Start of Recorded information

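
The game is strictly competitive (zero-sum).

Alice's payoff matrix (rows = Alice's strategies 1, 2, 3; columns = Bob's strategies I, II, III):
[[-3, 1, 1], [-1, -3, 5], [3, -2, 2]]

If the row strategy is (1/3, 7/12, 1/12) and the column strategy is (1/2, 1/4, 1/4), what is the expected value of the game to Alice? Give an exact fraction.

-5/24

Against (1/2, 1/4, 1/4), each row's expected payoff is 1: -1; 2: 0; 3: 3/2.
Taking the (1/3, 7/12, 1/12)-weighted average: (1/3)·(-1) + (7/12)·(0) + (1/12)·(3/2) = -5/24.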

End of Recorded information

**Work to complete:** Would you please reproduce the entries above word for word?

**Exercise output:**
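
The game is strictly competitive (zero-sum).

Alice's payoff matrix (rows = Alice's strategies 1, 2, 3; columns = Bob's strategies I, II, III):
[[-3, 1, 1], [-1, -3, 5], [3, -2, 2]]

If the row strategy is (1/3, 7/12, 1/12) and the column strategy is (1/2, 1/4, 1/4), what is the expected value of the game to Alice? Give an exact fraction.

-5/24

Against (1/2, 1/4, 1/4), each row's expected payoff is 1: -1; 2: 0; 3: 3/2.
Taking the (1/3, 7/12, 1/12)-weighted average: (1/3)·(-1) + (7/12)·(0) + (1/12)·(3/2) = -5/24.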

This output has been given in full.